Material provided:
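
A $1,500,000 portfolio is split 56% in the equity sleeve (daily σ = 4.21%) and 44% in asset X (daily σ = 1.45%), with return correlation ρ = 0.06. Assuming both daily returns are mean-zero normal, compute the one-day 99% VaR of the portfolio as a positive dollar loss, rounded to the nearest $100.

σ_p² = 0.56²·4.21² + 0.44²·1.45² + 2·0.06·0.56·0.44·4.21·1.45 = 6.1458 (%²).
σ_p = √6.1458 = 2.479%.
At 99%, z = 2.326.
VaR = 2.326 × 2.479% = 5.766%; on $1,500,000 that is $86,490.

$86,500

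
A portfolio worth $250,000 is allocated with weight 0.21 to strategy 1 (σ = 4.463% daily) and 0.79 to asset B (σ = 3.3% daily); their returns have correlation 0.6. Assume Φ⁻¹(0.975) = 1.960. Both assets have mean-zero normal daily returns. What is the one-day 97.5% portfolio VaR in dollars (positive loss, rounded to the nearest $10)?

σ_p² = 0.21²·4.463² + 0.79²·3.3² + 2·0.6·0.21·0.79·4.463·3.3 = 10.6069 (%²).
σ_p = √10.6069 = 3.257%.
VaR = 1.960 × 3.257% = 6.384%; on $250,000 that is $15,960.

$15,960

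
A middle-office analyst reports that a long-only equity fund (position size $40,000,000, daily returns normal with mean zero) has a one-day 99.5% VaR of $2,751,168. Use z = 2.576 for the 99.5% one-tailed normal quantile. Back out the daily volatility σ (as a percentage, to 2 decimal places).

VaR as a fraction: $2,751,168 / $40,000,000 = 6.878%.
σ = VaR / z = 6.878% / 2.576 = 2.670%.

2.67%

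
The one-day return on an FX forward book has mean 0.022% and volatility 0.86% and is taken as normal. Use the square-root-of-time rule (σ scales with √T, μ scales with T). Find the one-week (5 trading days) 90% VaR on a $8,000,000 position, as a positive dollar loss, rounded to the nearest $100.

$188,400

At 90%, z = 1.282.
σ_{5d} = 0.86% × √5 = 1.923%; μ_{5d} = 5 × 0.022% = 0.110%.
VaR = −(0.110%) + 1.282 × 1.923% = 2.355%.
On $8,000,000: 0.02355 × $8,000,000 = $188,400.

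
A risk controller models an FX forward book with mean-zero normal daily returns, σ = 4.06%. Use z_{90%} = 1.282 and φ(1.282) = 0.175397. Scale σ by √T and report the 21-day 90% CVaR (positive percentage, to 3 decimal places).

σ_{21d} = 4.06% × √21 = 18.605%.
ES multiplier = φ(z)/(1−α) = 0.175397/0.1 = 1.754.
ES = 18.605% × 1.754 = 32.633%.

32.633%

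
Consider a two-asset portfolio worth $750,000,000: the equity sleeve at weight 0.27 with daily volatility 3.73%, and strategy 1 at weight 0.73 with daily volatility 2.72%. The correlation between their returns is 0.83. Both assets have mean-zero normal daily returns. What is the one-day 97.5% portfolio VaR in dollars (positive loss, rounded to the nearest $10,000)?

σ_p² = 0.27²·3.73² + 0.73²·2.72² + 2·0.83·0.27·0.73·3.73·2.72 = 8.2764 (%²).
σ_p = √8.2764 = 2.877%.
At 97.5%, z = 1.960.
VaR = 1.960 × 2.877% = 5.639%; on $750,000,000 that is $42,292,500.

$42,290,000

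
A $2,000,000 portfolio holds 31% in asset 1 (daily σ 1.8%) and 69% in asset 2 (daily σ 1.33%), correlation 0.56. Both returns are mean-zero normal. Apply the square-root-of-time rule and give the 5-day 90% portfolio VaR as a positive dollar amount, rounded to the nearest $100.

$75,300

σ_p = √(0.31²·1.8² + 0.69²·1.33² + 2·0.56·0.31·0.69·1.8·1.33) = 1.314%.
σ_{5d} = 1.314% × √5 = 2.938%.
z(90%) = 1.282.
VaR = 1.282 × 2.938% = 3.767%; on $2,000,000 that is $75,340.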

Exercise instructions:
Go through the data above and repeat all of it exactly.

Your solution:
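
A $1,500,000 portfolio is split 56% in the equity sleeve (daily σ = 4.21%) and 44% in asset X (daily σ = 1.45%), with return correlation ρ = 0.06. Assuming both daily returns are mean-zero normal, compute the one-day 99% VaR of the portfolio as a positive dollar loss, rounded to the nearest $100.

σ_p² = 0.56²·4.21² + 0.44²·1.45² + 2·0.06·0.56·0.44·4.21·1.45 = 6.1458 (%²).
σ_p = √6.1458 = 2.479%.
At 99%, z = 2.326.
VaR = 2.326 × 2.479% = 5.766%; on $1,500,000 that is $86,490.

$86,500

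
A portfolio worth $250,000 is allocated with weight 0.21 to strategy 1 (σ = 4.463% daily) and 0.79 to asset B (σ = 3.3% daily); their returns have correlation 0.6. Assume Φ⁻¹(0.975) = 1.960. Both assets have mean-zero normal daily returns. What is the one-day 97.5% portfolio VaR in dollars (positive loss, rounded to the nearest $10)?

σ_p² = 0.21²·4.463² + 0.79²·3.3² + 2·0.6·0.21·0.79·4.463·3.3 = 10.6069 (%²).
σ_p = √10.6069 = 3.257%.
VaR = 1.960 × 3.257% = 6.384%; on $250,000 that is $15,960.

$15,960

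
A middle-office analyst reports that a long-only equity fund (position size $40,000,000, daily returns normal with mean zero) has a one-day 99.5% VaR of $2,751,168. Use z = 2.576 for the 99.5% one-tailed normal quantile. Back out the daily volatility σ (as a percentage, to 2 decimal places).

VaR as a fraction: $2,751,168 / $40,000,000 = 6.878%.
σ = VaR / z = 6.878% / 2.576 = 2.670%.

2.67%

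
The one-day return on an FX forward book has mean 0.022% and volatility 0.86% and is taken as normal. Use the square-root-of-time rule (σ scales with √T, μ scales with T). Find the one-week (5 trading days) 90% VaR on a $8,000,000 position, as a positive dollar loss, rounded to the nearest $100.

$188,400

At 90%, z = 1.282.
σ_{5d} = 0.86% × √5 = 1.923%; μ_{5d} = 5 × 0.022% = 0.110%.
VaR = −(0.110%) + 1.282 × 1.923% = 2.355%.
On $8,000,000: 0.02355 × $8,000,000 = $188,400.

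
A risk controller models an FX forward book with mean-zero normal daily returns, σ = 4.06%. Use z_{90%} = 1.282 and φ(1.282) = 0.175397. Scale σ by √T and report the 21-day 90% CVaR (positive percentage, to 3 decimal places).

σ_{21d} = 4.06% × √21 = 18.605%.
ES multiplier = φ(z)/(1−α) = 0.175397/0.1 = 1.754.
ES = 18.605% × 1.754 = 32.633%.

32.633%

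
Consider a two-asset portfolio worth $750,000,000: the equity sleeve at weight 0.27 with daily volatility 3.73%, and strategy 1 at weight 0.73 with daily volatility 2.72%. The correlation between their returns is 0.83. Both assets have mean-zero normal daily returns. What is the one-day 97.5% portfolio VaR in dollars (positive loss, rounded to the nearest $10,000)?

σ_p² = 0.27²·3.73² + 0.73²·2.72² + 2·0.83·0.27·0.73·3.73·2.72 = 8.2764 (%²).
σ_p = √8.2764 = 2.877%.
At 97.5%, z = 1.960.
VaR = 1.960 × 2.877% = 5.639%; on $750,000,000 that is $42,292,500.

$42,290,000

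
A $2,000,000 portfolio holds 31% in asset 1 (daily σ 1.8%) and 69% in asset 2 (daily σ 1.33%), correlation 0.56. Both returns are mean-zero normal. Apply the square-root-of-time rule and give the 5-day 90% portfolio VaR as a positive dollar amount, rounded to the nearest $100.

$75,300

σ_p = √(0.31²·1.8² + 0.69²·1.33² + 2·0.56·0.31·0.69·1.8·1.33) = 1.314%.
σ_{5d} = 1.314% × √5 = 2.938%.
z(90%) = 1.282.
VaR = 1.282 × 2.938% = 3.767%; on $2,000,000 that is $75,340.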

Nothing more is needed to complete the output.